◆ **TASK GOAL**: What is needed here is an exact copy of every entry.

◆ **DATASET ENTRIES**:
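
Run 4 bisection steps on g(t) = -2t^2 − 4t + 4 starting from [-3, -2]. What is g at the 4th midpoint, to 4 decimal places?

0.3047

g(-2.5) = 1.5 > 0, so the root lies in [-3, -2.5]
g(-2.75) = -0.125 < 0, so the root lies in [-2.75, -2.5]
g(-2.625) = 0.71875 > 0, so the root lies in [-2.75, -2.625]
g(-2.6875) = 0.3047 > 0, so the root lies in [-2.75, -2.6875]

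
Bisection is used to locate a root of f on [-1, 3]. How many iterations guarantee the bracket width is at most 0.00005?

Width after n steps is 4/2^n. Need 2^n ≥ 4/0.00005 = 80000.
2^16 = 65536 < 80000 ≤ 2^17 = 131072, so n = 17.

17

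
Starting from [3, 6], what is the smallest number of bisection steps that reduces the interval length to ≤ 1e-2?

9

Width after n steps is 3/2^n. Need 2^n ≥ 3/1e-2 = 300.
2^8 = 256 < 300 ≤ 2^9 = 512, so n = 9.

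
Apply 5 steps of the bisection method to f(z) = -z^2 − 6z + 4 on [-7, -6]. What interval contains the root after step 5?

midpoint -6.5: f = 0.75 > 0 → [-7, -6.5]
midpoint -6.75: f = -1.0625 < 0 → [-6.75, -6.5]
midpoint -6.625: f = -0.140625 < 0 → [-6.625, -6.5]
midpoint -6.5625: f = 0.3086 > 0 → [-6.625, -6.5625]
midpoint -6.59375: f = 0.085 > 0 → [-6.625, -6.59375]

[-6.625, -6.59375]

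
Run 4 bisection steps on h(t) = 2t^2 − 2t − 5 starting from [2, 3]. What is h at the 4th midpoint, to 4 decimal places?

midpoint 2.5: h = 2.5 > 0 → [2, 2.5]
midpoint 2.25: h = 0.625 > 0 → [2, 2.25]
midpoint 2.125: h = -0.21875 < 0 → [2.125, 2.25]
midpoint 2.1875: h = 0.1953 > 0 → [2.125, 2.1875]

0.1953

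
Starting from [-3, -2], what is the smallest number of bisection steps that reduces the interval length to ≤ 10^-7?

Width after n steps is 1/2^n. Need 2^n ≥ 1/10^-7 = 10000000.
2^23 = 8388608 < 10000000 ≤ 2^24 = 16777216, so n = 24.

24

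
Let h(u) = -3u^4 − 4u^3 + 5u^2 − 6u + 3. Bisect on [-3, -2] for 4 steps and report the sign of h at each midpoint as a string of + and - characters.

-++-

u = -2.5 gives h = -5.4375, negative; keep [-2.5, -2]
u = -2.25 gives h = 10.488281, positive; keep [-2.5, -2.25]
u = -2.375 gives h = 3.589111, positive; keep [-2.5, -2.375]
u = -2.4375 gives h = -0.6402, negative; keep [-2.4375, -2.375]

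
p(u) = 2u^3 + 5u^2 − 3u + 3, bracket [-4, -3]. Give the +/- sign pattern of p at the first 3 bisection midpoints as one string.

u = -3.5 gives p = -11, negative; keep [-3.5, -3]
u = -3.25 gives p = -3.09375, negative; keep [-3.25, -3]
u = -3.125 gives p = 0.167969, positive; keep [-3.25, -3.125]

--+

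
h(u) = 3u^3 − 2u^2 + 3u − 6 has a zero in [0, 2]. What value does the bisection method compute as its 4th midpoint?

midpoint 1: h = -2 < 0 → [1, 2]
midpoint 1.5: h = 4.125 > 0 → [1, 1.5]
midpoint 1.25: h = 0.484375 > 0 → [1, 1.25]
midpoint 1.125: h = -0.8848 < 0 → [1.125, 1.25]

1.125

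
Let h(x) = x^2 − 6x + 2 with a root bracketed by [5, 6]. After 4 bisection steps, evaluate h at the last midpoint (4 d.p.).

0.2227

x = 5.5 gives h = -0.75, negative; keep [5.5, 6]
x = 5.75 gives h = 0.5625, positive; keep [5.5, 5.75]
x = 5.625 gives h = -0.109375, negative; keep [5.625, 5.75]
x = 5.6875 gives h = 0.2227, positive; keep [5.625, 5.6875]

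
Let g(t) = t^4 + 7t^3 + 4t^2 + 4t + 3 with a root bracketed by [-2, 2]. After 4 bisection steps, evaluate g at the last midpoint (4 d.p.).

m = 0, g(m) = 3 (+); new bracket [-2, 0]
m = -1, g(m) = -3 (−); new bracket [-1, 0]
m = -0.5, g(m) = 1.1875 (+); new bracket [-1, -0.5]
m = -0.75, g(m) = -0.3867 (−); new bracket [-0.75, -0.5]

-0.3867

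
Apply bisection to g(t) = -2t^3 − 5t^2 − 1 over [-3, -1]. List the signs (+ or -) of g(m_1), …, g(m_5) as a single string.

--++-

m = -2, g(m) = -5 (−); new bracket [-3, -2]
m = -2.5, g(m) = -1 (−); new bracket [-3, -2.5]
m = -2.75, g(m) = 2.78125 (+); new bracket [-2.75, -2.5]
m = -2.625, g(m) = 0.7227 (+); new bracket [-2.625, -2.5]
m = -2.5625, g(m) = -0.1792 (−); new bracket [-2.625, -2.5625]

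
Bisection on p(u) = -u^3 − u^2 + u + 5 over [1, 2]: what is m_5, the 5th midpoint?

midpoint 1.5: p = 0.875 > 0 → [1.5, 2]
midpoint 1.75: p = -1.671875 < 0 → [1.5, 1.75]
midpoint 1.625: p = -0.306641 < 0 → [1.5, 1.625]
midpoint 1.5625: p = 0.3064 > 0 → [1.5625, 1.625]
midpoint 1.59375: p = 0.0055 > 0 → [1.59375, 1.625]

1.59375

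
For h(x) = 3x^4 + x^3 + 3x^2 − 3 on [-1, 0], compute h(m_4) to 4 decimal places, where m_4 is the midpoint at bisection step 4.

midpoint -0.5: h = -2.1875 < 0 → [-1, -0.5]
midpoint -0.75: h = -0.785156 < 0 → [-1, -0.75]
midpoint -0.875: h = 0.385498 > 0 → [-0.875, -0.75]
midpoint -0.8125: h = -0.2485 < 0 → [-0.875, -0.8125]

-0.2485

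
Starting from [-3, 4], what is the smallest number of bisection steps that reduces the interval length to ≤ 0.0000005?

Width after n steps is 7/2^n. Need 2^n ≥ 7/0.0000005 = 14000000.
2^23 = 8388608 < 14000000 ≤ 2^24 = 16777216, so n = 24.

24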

◆ **WRITTEN RESPONSE**:
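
Run 4 bisection steps on g(t) = -2t^2 − 4t + 4 starting from [-3, -2]. What is g at the 4th midpoint, to 4 decimal places?

0.3047

g(-2.5) = 1.5 > 0, so the root lies in [-3, -2.5]
g(-2.75) = -0.125 < 0, so the root lies in [-2.75, -2.5]
g(-2.625) = 0.71875 > 0, so the root lies in [-2.75, -2.625]
g(-2.6875) = 0.3047 > 0, so the root lies in [-2.75, -2.6875]

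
Bisection is used to locate a root of f on [-1, 3]. How many iterations guarantee the bracket width is at most 0.00005?

Width after n steps is 4/2^n. Need 2^n ≥ 4/0.00005 = 80000.
2^16 = 65536 < 80000 ≤ 2^17 = 131072, so n = 17.

17

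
Starting from [3, 6], what is the smallest number of bisection steps that reduces the interval length to ≤ 1e-2?

9

Width after n steps is 3/2^n. Need 2^n ≥ 3/1e-2 = 300.
2^8 = 256 < 300 ≤ 2^9 = 512, so n = 9.

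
Apply 5 steps of the bisection method to f(z) = -z^2 − 6z + 4 on [-7, -6]. What interval contains the root after step 5?

midpoint -6.5: f = 0.75 > 0 → [-7, -6.5]
midpoint -6.75: f = -1.0625 < 0 → [-6.75, -6.5]
midpoint -6.625: f = -0.140625 < 0 → [-6.625, -6.5]
midpoint -6.5625: f = 0.3086 > 0 → [-6.625, -6.5625]
midpoint -6.59375: f = 0.085 > 0 → [-6.625, -6.59375]

[-6.625, -6.59375]

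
Run 4 bisection steps on h(t) = 2t^2 − 2t − 5 starting from [2, 3]. What is h at the 4th midpoint, to 4 decimal places?

midpoint 2.5: h = 2.5 > 0 → [2, 2.5]
midpoint 2.25: h = 0.625 > 0 → [2, 2.25]
midpoint 2.125: h = -0.21875 < 0 → [2.125, 2.25]
midpoint 2.1875: h = 0.1953 > 0 → [2.125, 2.1875]

0.1953

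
Starting from [-3, -2], what is the smallest number of bisection steps that reduces the interval length to ≤ 10^-7?

Width after n steps is 1/2^n. Need 2^n ≥ 1/10^-7 = 10000000.
2^23 = 8388608 < 10000000 ≤ 2^24 = 16777216, so n = 24.

24

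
Let h(u) = -3u^4 − 4u^3 + 5u^2 − 6u + 3. Bisect on [-3, -2] for 4 steps and report the sign of h at each midpoint as a string of + and - characters.

-++-

u = -2.5 gives h = -5.4375, negative; keep [-2.5, -2]
u = -2.25 gives h = 10.488281, positive; keep [-2.5, -2.25]
u = -2.375 gives h = 3.589111, positive; keep [-2.5, -2.375]
u = -2.4375 gives h = -0.6402, negative; keep [-2.4375, -2.375]

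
p(u) = 2u^3 + 5u^2 − 3u + 3, bracket [-4, -3]. Give the +/- sign pattern of p at the first 3 bisection midpoints as one string.

u = -3.5 gives p = -11, negative; keep [-3.5, -3]
u = -3.25 gives p = -3.09375, negative; keep [-3.25, -3]
u = -3.125 gives p = 0.167969, positive; keep [-3.25, -3.125]

--+

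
h(u) = 3u^3 − 2u^2 + 3u − 6 has a zero in [0, 2]. What value does the bisection method compute as its 4th midpoint?

midpoint 1: h = -2 < 0 → [1, 2]
midpoint 1.5: h = 4.125 > 0 → [1, 1.5]
midpoint 1.25: h = 0.484375 > 0 → [1, 1.25]
midpoint 1.125: h = -0.8848 < 0 → [1.125, 1.25]

1.125

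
Let h(x) = x^2 − 6x + 2 with a root bracketed by [5, 6]. After 4 bisection steps, evaluate h at the last midpoint (4 d.p.).

0.2227

x = 5.5 gives h = -0.75, negative; keep [5.5, 6]
x = 5.75 gives h = 0.5625, positive; keep [5.5, 5.75]
x = 5.625 gives h = -0.109375, negative; keep [5.625, 5.75]
x = 5.6875 gives h = 0.2227, positive; keep [5.625, 5.6875]

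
Let g(t) = t^4 + 7t^3 + 4t^2 + 4t + 3 with a root bracketed by [-2, 2]. After 4 bisection steps, evaluate g at the last midpoint (4 d.p.).

m = 0, g(m) = 3 (+); new bracket [-2, 0]
m = -1, g(m) = -3 (−); new bracket [-1, 0]
m = -0.5, g(m) = 1.1875 (+); new bracket [-1, -0.5]
m = -0.75, g(m) = -0.3867 (−); new bracket [-0.75, -0.5]

-0.3867

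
Apply bisection to g(t) = -2t^3 − 5t^2 − 1 over [-3, -1]. List the signs (+ or -) of g(m_1), …, g(m_5) as a single string.

--++-

m = -2, g(m) = -5 (−); new bracket [-3, -2]
m = -2.5, g(m) = -1 (−); new bracket [-3, -2.5]
m = -2.75, g(m) = 2.78125 (+); new bracket [-2.75, -2.5]
m = -2.625, g(m) = 0.7227 (+); new bracket [-2.625, -2.5]
m = -2.5625, g(m) = -0.1792 (−); new bracket [-2.625, -2.5625]

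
Bisection on p(u) = -u^3 − u^2 + u + 5 over [1, 2]: what is m_5, the 5th midpoint?

midpoint 1.5: p = 0.875 > 0 → [1.5, 2]
midpoint 1.75: p = -1.671875 < 0 → [1.5, 1.75]
midpoint 1.625: p = -0.306641 < 0 → [1.5, 1.625]
midpoint 1.5625: p = 0.3064 > 0 → [1.5625, 1.625]
midpoint 1.59375: p = 0.0055 > 0 → [1.59375, 1.625]

1.59375

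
For h(x) = 3x^4 + x^3 + 3x^2 − 3 on [-1, 0], compute h(m_4) to 4 decimal places, where m_4 is the midpoint at bisection step 4.

midpoint -0.5: h = -2.1875 < 0 → [-1, -0.5]
midpoint -0.75: h = -0.785156 < 0 → [-1, -0.75]
midpoint -0.875: h = 0.385498 > 0 → [-0.875, -0.75]
midpoint -0.8125: h = -0.2485 < 0 → [-0.875, -0.8125]

-0.2485

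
Starting from [-3, 4], what is the smallest number of bisection steps that reduces the interval length to ≤ 0.0000005?

Width after n steps is 7/2^n. Need 2^n ≥ 7/0.0000005 = 14000000.
2^23 = 8388608 < 14000000 ≤ 2^24 = 16777216, so n = 24.

24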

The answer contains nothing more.